§ Available records

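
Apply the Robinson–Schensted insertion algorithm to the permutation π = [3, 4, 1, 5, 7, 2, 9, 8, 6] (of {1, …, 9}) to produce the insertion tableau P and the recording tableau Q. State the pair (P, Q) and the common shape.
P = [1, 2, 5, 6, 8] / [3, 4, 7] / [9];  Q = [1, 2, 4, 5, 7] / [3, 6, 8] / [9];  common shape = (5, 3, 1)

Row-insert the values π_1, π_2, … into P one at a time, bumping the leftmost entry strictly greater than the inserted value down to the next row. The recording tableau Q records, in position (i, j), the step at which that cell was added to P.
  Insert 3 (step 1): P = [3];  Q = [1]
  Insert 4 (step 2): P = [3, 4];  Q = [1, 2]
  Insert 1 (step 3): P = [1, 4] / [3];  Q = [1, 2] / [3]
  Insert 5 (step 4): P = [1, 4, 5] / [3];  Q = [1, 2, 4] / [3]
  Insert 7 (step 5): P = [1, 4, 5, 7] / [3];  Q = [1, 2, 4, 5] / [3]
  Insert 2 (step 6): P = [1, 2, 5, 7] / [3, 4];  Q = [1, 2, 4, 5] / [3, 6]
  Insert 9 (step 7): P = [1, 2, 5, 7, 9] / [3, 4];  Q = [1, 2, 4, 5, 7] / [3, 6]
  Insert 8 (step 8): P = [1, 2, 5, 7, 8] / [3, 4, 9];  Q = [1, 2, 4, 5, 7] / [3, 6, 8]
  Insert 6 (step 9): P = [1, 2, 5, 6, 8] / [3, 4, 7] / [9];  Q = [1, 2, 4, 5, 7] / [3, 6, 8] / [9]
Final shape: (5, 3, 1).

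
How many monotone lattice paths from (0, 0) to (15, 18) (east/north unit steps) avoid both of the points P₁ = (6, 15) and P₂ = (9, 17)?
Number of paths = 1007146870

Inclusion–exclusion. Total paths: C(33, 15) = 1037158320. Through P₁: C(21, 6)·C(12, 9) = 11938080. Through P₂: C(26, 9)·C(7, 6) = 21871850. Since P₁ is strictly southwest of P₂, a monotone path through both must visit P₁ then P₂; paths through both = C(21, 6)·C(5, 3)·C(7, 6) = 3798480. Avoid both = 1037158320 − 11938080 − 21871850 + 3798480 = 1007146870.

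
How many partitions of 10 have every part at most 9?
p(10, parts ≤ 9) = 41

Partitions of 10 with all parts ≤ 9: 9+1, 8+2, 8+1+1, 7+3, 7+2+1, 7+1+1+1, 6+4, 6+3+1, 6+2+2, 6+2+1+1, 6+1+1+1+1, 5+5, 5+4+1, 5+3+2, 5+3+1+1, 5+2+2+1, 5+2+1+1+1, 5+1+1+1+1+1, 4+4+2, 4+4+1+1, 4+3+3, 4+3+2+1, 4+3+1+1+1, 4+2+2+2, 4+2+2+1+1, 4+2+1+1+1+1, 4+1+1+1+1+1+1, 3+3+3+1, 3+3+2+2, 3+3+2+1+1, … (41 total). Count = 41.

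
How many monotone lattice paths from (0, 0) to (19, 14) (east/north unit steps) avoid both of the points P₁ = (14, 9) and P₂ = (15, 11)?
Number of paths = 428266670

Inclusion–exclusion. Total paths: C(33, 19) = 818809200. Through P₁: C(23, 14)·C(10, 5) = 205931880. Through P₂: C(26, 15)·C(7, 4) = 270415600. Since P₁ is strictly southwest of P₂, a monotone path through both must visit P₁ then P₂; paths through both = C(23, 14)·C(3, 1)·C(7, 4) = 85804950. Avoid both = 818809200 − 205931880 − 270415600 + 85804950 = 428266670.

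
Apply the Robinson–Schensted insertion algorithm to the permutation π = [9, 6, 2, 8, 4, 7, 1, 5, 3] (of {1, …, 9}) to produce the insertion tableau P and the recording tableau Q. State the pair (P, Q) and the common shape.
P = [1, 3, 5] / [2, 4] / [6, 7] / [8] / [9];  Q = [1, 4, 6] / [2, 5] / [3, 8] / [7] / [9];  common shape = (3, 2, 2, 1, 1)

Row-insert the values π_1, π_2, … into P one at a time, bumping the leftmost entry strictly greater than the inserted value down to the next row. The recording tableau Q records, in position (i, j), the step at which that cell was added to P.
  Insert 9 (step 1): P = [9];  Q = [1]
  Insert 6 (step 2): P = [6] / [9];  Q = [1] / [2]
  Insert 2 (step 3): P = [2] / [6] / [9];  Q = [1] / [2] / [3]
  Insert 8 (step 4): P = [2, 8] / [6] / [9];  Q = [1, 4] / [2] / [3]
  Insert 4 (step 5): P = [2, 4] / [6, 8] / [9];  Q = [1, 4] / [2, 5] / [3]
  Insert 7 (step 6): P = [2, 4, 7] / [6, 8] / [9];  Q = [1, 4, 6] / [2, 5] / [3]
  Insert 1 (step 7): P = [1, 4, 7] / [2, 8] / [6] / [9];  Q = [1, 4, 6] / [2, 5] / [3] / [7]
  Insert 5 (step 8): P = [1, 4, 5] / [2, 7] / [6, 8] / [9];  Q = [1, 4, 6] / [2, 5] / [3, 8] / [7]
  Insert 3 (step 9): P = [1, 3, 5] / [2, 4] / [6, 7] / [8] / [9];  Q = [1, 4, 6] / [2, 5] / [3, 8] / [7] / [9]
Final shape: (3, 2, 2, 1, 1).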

§ Goal of the exercise
Only an exact copy of the entries above will do.

§ Solution for this task
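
Apply the Robinson–Schensted insertion algorithm to the permutation π = [3, 4, 1, 5, 7, 2, 9, 8, 6] (of {1, …, 9}) to produce the insertion tableau P and the recording tableau Q. State the pair (P, Q) and the common shape.
P = [1, 2, 5, 6, 8] / [3, 4, 7] / [9];  Q = [1, 2, 4, 5, 7] / [3, 6, 8] / [9];  common shape = (5, 3, 1)

Row-insert the values π_1, π_2, … into P one at a time, bumping the leftmost entry strictly greater than the inserted value down to the next row. The recording tableau Q records, in position (i, j), the step at which that cell was added to P.
  Insert 3 (step 1): P = [3];  Q = [1]
  Insert 4 (step 2): P = [3, 4];  Q = [1, 2]
  Insert 1 (step 3): P = [1, 4] / [3];  Q = [1, 2] / [3]
  Insert 5 (step 4): P = [1, 4, 5] / [3];  Q = [1, 2, 4] / [3]
  Insert 7 (step 5): P = [1, 4, 5, 7] / [3];  Q = [1, 2, 4, 5] / [3]
  Insert 2 (step 6): P = [1, 2, 5, 7] / [3, 4];  Q = [1, 2, 4, 5] / [3, 6]
  Insert 9 (step 7): P = [1, 2, 5, 7, 9] / [3, 4];  Q = [1, 2, 4, 5, 7] / [3, 6]
  Insert 8 (step 8): P = [1, 2, 5, 7, 8] / [3, 4, 9];  Q = [1, 2, 4, 5, 7] / [3, 6, 8]
  Insert 6 (step 9): P = [1, 2, 5, 6, 8] / [3, 4, 7] / [9];  Q = [1, 2, 4, 5, 7] / [3, 6, 8] / [9]
Final shape: (5, 3, 1).

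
How many monotone lattice paths from (0, 0) to (15, 18) (east/north unit steps) avoid both of the points P₁ = (6, 15) and P₂ = (9, 17)?
Number of paths = 1007146870

Inclusion–exclusion. Total paths: C(33, 15) = 1037158320. Through P₁: C(21, 6)·C(12, 9) = 11938080. Through P₂: C(26, 9)·C(7, 6) = 21871850. Since P₁ is strictly southwest of P₂, a monotone path through both must visit P₁ then P₂; paths through both = C(21, 6)·C(5, 3)·C(7, 6) = 3798480. Avoid both = 1037158320 − 11938080 − 21871850 + 3798480 = 1007146870.

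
How many partitions of 10 have every part at most 9?
p(10, parts ≤ 9) = 41

Partitions of 10 with all parts ≤ 9: 9+1, 8+2, 8+1+1, 7+3, 7+2+1, 7+1+1+1, 6+4, 6+3+1, 6+2+2, 6+2+1+1, 6+1+1+1+1, 5+5, 5+4+1, 5+3+2, 5+3+1+1, 5+2+2+1, 5+2+1+1+1, 5+1+1+1+1+1, 4+4+2, 4+4+1+1, 4+3+3, 4+3+2+1, 4+3+1+1+1, 4+2+2+2, 4+2+2+1+1, 4+2+1+1+1+1, 4+1+1+1+1+1+1, 3+3+3+1, 3+3+2+2, 3+3+2+1+1, … (41 total). Count = 41.

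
How many monotone lattice paths from (0, 0) to (19, 14) (east/north unit steps) avoid both of the points P₁ = (14, 9) and P₂ = (15, 11)?
Number of paths = 428266670

Inclusion–exclusion. Total paths: C(33, 19) = 818809200. Through P₁: C(23, 14)·C(10, 5) = 205931880. Through P₂: C(26, 15)·C(7, 4) = 270415600. Since P₁ is strictly southwest of P₂, a monotone path through both must visit P₁ then P₂; paths through both = C(23, 14)·C(3, 1)·C(7, 4) = 85804950. Avoid both = 818809200 − 205931880 − 270415600 + 85804950 = 428266670.

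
Apply the Robinson–Schensted insertion algorithm to the permutation π = [9, 6, 2, 8, 4, 7, 1, 5, 3] (of {1, …, 9}) to produce the insertion tableau P and the recording tableau Q. State the pair (P, Q) and the common shape.
P = [1, 3, 5] / [2, 4] / [6, 7] / [8] / [9];  Q = [1, 4, 6] / [2, 5] / [3, 8] / [7] / [9];  common shape = (3, 2, 2, 1, 1)

Row-insert the values π_1, π_2, … into P one at a time, bumping the leftmost entry strictly greater than the inserted value down to the next row. The recording tableau Q records, in position (i, j), the step at which that cell was added to P.
  Insert 9 (step 1): P = [9];  Q = [1]
  Insert 6 (step 2): P = [6] / [9];  Q = [1] / [2]
  Insert 2 (step 3): P = [2] / [6] / [9];  Q = [1] / [2] / [3]
  Insert 8 (step 4): P = [2, 8] / [6] / [9];  Q = [1, 4] / [2] / [3]
  Insert 4 (step 5): P = [2, 4] / [6, 8] / [9];  Q = [1, 4] / [2, 5] / [3]
  Insert 7 (step 6): P = [2, 4, 7] / [6, 8] / [9];  Q = [1, 4, 6] / [2, 5] / [3]
  Insert 1 (step 7): P = [1, 4, 7] / [2, 8] / [6] / [9];  Q = [1, 4, 6] / [2, 5] / [3] / [7]
  Insert 5 (step 8): P = [1, 4, 5] / [2, 7] / [6, 8] / [9];  Q = [1, 4, 6] / [2, 5] / [3, 8] / [7]
  Insert 3 (step 9): P = [1, 3, 5] / [2, 4] / [6, 7] / [8] / [9];  Q = [1, 4, 6] / [2, 5] / [3, 8] / [7] / [9]
Final shape: (3, 2, 2, 1, 1).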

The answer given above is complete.